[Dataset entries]

————————

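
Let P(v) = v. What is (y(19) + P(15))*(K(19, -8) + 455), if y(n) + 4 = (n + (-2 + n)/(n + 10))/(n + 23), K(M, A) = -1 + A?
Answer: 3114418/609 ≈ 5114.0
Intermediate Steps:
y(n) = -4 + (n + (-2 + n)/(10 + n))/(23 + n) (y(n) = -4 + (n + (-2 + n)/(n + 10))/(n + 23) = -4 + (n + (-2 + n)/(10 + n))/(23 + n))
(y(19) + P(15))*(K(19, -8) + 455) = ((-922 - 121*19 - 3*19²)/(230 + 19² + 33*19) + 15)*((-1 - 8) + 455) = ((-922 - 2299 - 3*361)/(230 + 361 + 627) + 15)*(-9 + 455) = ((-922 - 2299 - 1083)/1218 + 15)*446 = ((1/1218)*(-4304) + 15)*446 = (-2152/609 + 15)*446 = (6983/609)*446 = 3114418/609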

————————

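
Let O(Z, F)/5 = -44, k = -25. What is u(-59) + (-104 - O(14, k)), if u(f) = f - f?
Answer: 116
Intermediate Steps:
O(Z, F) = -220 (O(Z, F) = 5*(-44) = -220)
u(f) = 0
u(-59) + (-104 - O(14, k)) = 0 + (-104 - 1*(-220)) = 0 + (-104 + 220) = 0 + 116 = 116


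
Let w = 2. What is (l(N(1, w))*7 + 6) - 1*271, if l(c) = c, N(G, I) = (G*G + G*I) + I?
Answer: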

————————

What is required -
Please give an exact copy of the lines above, beginning with the line containing "Let P(v) = v." and running through the line containing "Answer: 3114418/609 ≈ 5114.0", and of no other lines.

Solution to the exercise -
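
Let P(v) = v. What is (y(19) + P(15))*(K(19, -8) + 455), if y(n) + 4 = (n + (-2 + n)/(n + 10))/(n + 23), K(M, A) = -1 + A?
Answer: 3114418/609 ≈ 5114.0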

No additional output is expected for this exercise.